§ Action item
Your task is to copy every record exactly.
****
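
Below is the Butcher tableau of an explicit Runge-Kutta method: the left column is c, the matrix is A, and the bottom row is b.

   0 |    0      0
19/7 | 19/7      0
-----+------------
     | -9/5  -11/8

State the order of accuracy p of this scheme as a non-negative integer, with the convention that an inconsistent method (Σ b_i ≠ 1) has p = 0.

b = (-9/5, -11/8)
c = (0, 19/7)
Σ b_i: (-9/5)·1 + (-11/8)·1 = -127/40 ≠ 1 ⇒ order 0.

0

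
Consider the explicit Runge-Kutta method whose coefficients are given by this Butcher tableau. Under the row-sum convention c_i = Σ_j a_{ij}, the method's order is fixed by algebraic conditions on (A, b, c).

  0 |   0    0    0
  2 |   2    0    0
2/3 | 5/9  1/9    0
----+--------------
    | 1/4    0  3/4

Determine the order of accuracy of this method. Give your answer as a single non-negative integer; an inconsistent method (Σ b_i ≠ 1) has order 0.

3

b = (1/4, 0, 3/4)
c = (0, 2, 2/3)
Ac = (0, 0, 2/9)
Σ b_i: 1/4·1 + 3/4·1 = 1 ✓
b·c: 3/4·2/3 = 1/2 ✓
b·c²: 3/4·4/9 = 1/3 ✓
b·Ac: 3/4·2/9 = 1/6 ✓; 3 stages ⇒ order 3.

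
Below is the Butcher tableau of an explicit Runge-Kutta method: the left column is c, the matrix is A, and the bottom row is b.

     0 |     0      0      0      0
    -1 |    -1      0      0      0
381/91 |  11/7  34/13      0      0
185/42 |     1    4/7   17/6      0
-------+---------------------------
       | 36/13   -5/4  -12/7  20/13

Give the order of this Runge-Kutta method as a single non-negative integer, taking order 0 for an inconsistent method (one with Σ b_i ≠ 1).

0

b = (36/13, -5/4, -12/7, 20/13)
c = (0, -1, 381/91, 185/42)
Ac = (0, 0, -34/13, 2055/182)
Σ b_i: 36/13·1 + (-5/4)·1 + (-12/7)·1 + 20/13·1 = 489/364 ≠ 1 ⇒ order 0.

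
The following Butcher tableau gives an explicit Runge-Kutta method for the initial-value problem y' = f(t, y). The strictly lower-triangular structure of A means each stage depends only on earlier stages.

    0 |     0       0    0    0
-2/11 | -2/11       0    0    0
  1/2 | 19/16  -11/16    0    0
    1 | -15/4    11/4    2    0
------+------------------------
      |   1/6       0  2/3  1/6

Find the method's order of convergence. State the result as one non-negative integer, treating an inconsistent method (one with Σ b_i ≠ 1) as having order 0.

4

b = (1/6, 0, 2/3, 1/6)
c = (0, -2/11, 1/2, 1)
Ac = (0, 0, 1/8, 1/2)
Σ b_i: 1/6·1 + 2/3·1 + 1/6·1 = 1 ✓
b·c: 2/3·1/2 + 1/6·1 = 1/2 ✓
b·c²: 2/3·1/4 + 1/6·1 = 1/3 ✓
b·Ac: 2/3·1/8 + 1/6·1/2 = 1/6 ✓
b·c³: 2/3·1/8 + 1/6·1 = 1/4 ✓
b·(c∘Ac): 2/3·1/16 + 1/6·1/2 = 1/8 ✓
b·Ac²: 2/3·(-1/44) + 1/6·13/22 = 1/12 ✓
b·A²c: 1/6·1/4 = 1/24 ✓; 4 stages ⇒ order 4.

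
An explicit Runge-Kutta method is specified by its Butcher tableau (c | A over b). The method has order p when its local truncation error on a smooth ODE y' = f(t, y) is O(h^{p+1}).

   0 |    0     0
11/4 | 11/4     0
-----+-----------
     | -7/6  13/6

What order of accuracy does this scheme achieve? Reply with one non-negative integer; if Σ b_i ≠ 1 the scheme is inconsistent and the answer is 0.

b = (-7/6, 13/6)
c = (0, 11/4)
Σ b_i: (-7/6)·1 + 13/6·1 = 1 ✓
b·c: 13/6·11/4 = 143/24 ≠ 1/2 ⇒ order 1.

1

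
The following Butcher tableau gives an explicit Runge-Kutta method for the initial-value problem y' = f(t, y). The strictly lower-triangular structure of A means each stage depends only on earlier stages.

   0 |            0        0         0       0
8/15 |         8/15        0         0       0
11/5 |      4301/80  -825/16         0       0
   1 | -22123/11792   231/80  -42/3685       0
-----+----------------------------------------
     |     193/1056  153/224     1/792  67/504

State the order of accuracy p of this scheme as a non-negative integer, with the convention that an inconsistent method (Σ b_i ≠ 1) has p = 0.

4

b = (193/1056, 153/224, 1/792, 67/504)
c = (0, 8/15, 11/5, 1)
Ac = (0, 0, -55/2, 203/134)
Σ b_i: 193/1056·1 + 153/224·1 + 1/792·1 + 67/504·1 = 1 ✓
b·c: 153/224·8/15 + 1/792·11/5 + 67/504·1 = 1/2 ✓
b·c²: 153/224·64/225 + 1/792·121/25 + 67/504·1 = 1/3 ✓
b·Ac: 1/792·(-55/2) + 67/504·203/134 = 1/6 ✓
b·c³: 153/224·512/3375 + 1/792·1331/125 + 67/504·1 = 1/4 ✓
b·(c∘Ac): 1/792·(-121/2) + 67/504·203/134 = 1/8 ✓
b·Ac²: 1/792·(-44/3) + 67/504·154/201 = 1/12 ✓
b·A²c: 67/504·21/67 = 1/24 ✓; 4 stages ⇒ order 4.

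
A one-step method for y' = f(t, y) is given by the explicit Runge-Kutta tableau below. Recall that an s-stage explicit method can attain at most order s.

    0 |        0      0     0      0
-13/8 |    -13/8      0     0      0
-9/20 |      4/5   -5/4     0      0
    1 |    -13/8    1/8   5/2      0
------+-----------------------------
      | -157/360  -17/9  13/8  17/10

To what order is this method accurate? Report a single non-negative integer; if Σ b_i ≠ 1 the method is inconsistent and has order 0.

1

b = (-157/360, -17/9, 13/8, 17/10)
c = (0, -13/8, -9/20, 1)
Ac = (0, 0, 65/32, -85/64)
Σ b_i: (-157/360)·1 + (-17/9)·1 + 13/8·1 + 17/10·1 = 1 ✓
b·c: (-17/9)·(-13/8) + 13/8·(-9/20) + 17/10·1 = 1163/288 ≠ 1/2 ⇒ order 1.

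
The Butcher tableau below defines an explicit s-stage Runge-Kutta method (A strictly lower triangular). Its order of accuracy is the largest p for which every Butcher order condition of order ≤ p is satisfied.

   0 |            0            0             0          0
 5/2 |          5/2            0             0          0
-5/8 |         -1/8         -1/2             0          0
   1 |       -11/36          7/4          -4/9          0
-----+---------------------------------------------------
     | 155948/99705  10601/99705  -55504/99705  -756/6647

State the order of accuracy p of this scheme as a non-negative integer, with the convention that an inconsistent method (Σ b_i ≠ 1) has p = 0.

3

b = (155948/99705, 10601/99705, -55504/99705, -756/6647)
c = (0, 5/2, -5/8, 1)
Ac = (0, 0, -5/4, 335/72)
Σ b_i: 155948/99705·1 + 10601/99705·1 + (-55504/99705)·1 + (-756/6647)·1 = 1 ✓
b·c: 10601/99705·5/2 + (-55504/99705)·(-5/8) + (-756/6647)·1 = 1/2 ✓
b·c²: 10601/99705·25/4 + (-55504/99705)·25/64 + (-756/6647)·1 = 1/3 ✓
b·Ac: (-55504/99705)·(-5/4) + (-756/6647)·335/72 = 1/6 ✓
b·c³: 10601/99705·125/8 + (-55504/99705)·(-125/512) + (-756/6647)·1 = 358083/212704 ≠ 1/4 ⇒ order 3.
b·(c∘Ac): (-55504/99705)·25/32 + (-756/6647)·335/72 = -19225/19941 ≠ 1/8
b·Ac²: (-55504/99705)·(-25/8) + (-756/6647)·775/72 = 20555/39882 ≠ 1/12
b·A²c: (-756/6647)·5/9 = -420/6647 ≠ 1/24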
****
§ Reply to the exercise
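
Below is the Butcher tableau of an explicit Runge-Kutta method: the left column is c, the matrix is A, and the bottom row is b.

   0 |    0      0
19/7 | 19/7      0
-----+------------
     | -9/5  -11/8

State the order of accuracy p of this scheme as a non-negative integer, with the convention that an inconsistent method (Σ b_i ≠ 1) has p = 0.

b = (-9/5, -11/8)
c = (0, 19/7)
Σ b_i: (-9/5)·1 + (-11/8)·1 = -127/40 ≠ 1 ⇒ order 0.

0

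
Consider the explicit Runge-Kutta method whose coefficients are given by this Butcher tableau. Under the row-sum convention c_i = Σ_j a_{ij}, the method's order is fixed by algebraic conditions on (A, b, c).

  0 |   0    0    0
  2 |   2    0    0
2/3 | 5/9  1/9    0
----+--------------
    | 1/4    0  3/4

Determine the order of accuracy of this method. Give your answer as a single non-negative integer; an inconsistent method (Σ b_i ≠ 1) has order 0.

3

b = (1/4, 0, 3/4)
c = (0, 2, 2/3)
Ac = (0, 0, 2/9)
Σ b_i: 1/4·1 + 3/4·1 = 1 ✓
b·c: 3/4·2/3 = 1/2 ✓
b·c²: 3/4·4/9 = 1/3 ✓
b·Ac: 3/4·2/9 = 1/6 ✓; 3 stages ⇒ order 3.

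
Below is the Butcher tableau of an explicit Runge-Kutta method: the left column is c, the matrix is A, and the bottom row is b.

     0 |     0      0      0      0
    -1 |    -1      0      0      0
381/91 |  11/7  34/13      0      0
185/42 |     1    4/7   17/6      0
-------+---------------------------
       | 36/13   -5/4  -12/7  20/13

Give the order of this Runge-Kutta method as a single non-negative integer, taking order 0 for an inconsistent method (one with Σ b_i ≠ 1).

0

b = (36/13, -5/4, -12/7, 20/13)
c = (0, -1, 381/91, 185/42)
Ac = (0, 0, -34/13, 2055/182)
Σ b_i: 36/13·1 + (-5/4)·1 + (-12/7)·1 + 20/13·1 = 489/364 ≠ 1 ⇒ order 0.

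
The following Butcher tableau gives an explicit Runge-Kutta method for the initial-value problem y' = f(t, y). The strictly lower-triangular structure of A means each stage depends only on earlier stages.

    0 |     0       0    0    0
-2/11 | -2/11       0    0    0
  1/2 | 19/16  -11/16    0    0
    1 | -15/4    11/4    2    0
------+------------------------
      |   1/6       0  2/3  1/6

Find the method's order of convergence. State the result as one non-negative integer, treating an inconsistent method (one with Σ b_i ≠ 1) as having order 0.

4

b = (1/6, 0, 2/3, 1/6)
c = (0, -2/11, 1/2, 1)
Ac = (0, 0, 1/8, 1/2)
Σ b_i: 1/6·1 + 2/3·1 + 1/6·1 = 1 ✓
b·c: 2/3·1/2 + 1/6·1 = 1/2 ✓
b·c²: 2/3·1/4 + 1/6·1 = 1/3 ✓
b·Ac: 2/3·1/8 + 1/6·1/2 = 1/6 ✓
b·c³: 2/3·1/8 + 1/6·1 = 1/4 ✓
b·(c∘Ac): 2/3·1/16 + 1/6·1/2 = 1/8 ✓
b·Ac²: 2/3·(-1/44) + 1/6·13/22 = 1/12 ✓
b·A²c: 1/6·1/4 = 1/24 ✓; 4 stages ⇒ order 4.

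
An explicit Runge-Kutta method is specified by its Butcher tableau (c | A over b). The method has order p when its local truncation error on a smooth ODE y' = f(t, y) is O(h^{p+1}).

   0 |    0     0
11/4 | 11/4     0
-----+-----------
     | -7/6  13/6

What order of accuracy does this scheme achieve? Reply with one non-negative integer; if Σ b_i ≠ 1 the scheme is inconsistent and the answer is 0.

b = (-7/6, 13/6)
c = (0, 11/4)
Σ b_i: (-7/6)·1 + 13/6·1 = 1 ✓
b·c: 13/6·11/4 = 143/24 ≠ 1/2 ⇒ order 1.

1

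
The following Butcher tableau gives an explicit Runge-Kutta method for the initial-value problem y' = f(t, y). The strictly lower-triangular structure of A means each stage depends only on earlier stages.

   0 |            0        0         0       0
8/15 |         8/15        0         0       0
11/5 |      4301/80  -825/16         0       0
   1 | -22123/11792   231/80  -42/3685       0
-----+----------------------------------------
     |     193/1056  153/224     1/792  67/504

State the order of accuracy p of this scheme as a non-negative integer, with the convention that an inconsistent method (Σ b_i ≠ 1) has p = 0.

4

b = (193/1056, 153/224, 1/792, 67/504)
c = (0, 8/15, 11/5, 1)
Ac = (0, 0, -55/2, 203/134)
Σ b_i: 193/1056·1 + 153/224·1 + 1/792·1 + 67/504·1 = 1 ✓
b·c: 153/224·8/15 + 1/792·11/5 + 67/504·1 = 1/2 ✓
b·c²: 153/224·64/225 + 1/792·121/25 + 67/504·1 = 1/3 ✓
b·Ac: 1/792·(-55/2) + 67/504·203/134 = 1/6 ✓
b·c³: 153/224·512/3375 + 1/792·1331/125 + 67/504·1 = 1/4 ✓
b·(c∘Ac): 1/792·(-121/2) + 67/504·203/134 = 1/8 ✓
b·Ac²: 1/792·(-44/3) + 67/504·154/201 = 1/12 ✓
b·A²c: 67/504·21/67 = 1/24 ✓; 4 stages ⇒ order 4.

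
A one-step method for y' = f(t, y) is given by the explicit Runge-Kutta tableau below. Recall that an s-stage explicit method can attain at most order s.

    0 |        0      0     0      0
-13/8 |    -13/8      0     0      0
-9/20 |      4/5   -5/4     0      0
    1 |    -13/8    1/8   5/2      0
------+-----------------------------
      | -157/360  -17/9  13/8  17/10

To what order is this method accurate? Report a single non-negative integer; if Σ b_i ≠ 1 the method is inconsistent and has order 0.

1

b = (-157/360, -17/9, 13/8, 17/10)
c = (0, -13/8, -9/20, 1)
Ac = (0, 0, 65/32, -85/64)
Σ b_i: (-157/360)·1 + (-17/9)·1 + 13/8·1 + 17/10·1 = 1 ✓
b·c: (-17/9)·(-13/8) + 13/8·(-9/20) + 17/10·1 = 1163/288 ≠ 1/2 ⇒ order 1.

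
The Butcher tableau below defines an explicit s-stage Runge-Kutta method (A strictly lower triangular). Its order of accuracy is the largest p for which every Butcher order condition of order ≤ p is satisfied.

   0 |            0            0             0          0
 5/2 |          5/2            0             0          0
-5/8 |         -1/8         -1/2             0          0
   1 |       -11/36          7/4          -4/9          0
-----+---------------------------------------------------
     | 155948/99705  10601/99705  -55504/99705  -756/6647

State the order of accuracy p of this scheme as a non-negative integer, with the convention that an inconsistent method (Σ b_i ≠ 1) has p = 0.

3

b = (155948/99705, 10601/99705, -55504/99705, -756/6647)
c = (0, 5/2, -5/8, 1)
Ac = (0, 0, -5/4, 335/72)
Σ b_i: 155948/99705·1 + 10601/99705·1 + (-55504/99705)·1 + (-756/6647)·1 = 1 ✓
b·c: 10601/99705·5/2 + (-55504/99705)·(-5/8) + (-756/6647)·1 = 1/2 ✓
b·c²: 10601/99705·25/4 + (-55504/99705)·25/64 + (-756/6647)·1 = 1/3 ✓
b·Ac: (-55504/99705)·(-5/4) + (-756/6647)·335/72 = 1/6 ✓
b·c³: 10601/99705·125/8 + (-55504/99705)·(-125/512) + (-756/6647)·1 = 358083/212704 ≠ 1/4 ⇒ order 3.
b·(c∘Ac): (-55504/99705)·25/32 + (-756/6647)·335/72 = -19225/19941 ≠ 1/8
b·Ac²: (-55504/99705)·(-25/8) + (-756/6647)·775/72 = 20555/39882 ≠ 1/12
b·A²c: (-756/6647)·5/9 = -420/6647 ≠ 1/24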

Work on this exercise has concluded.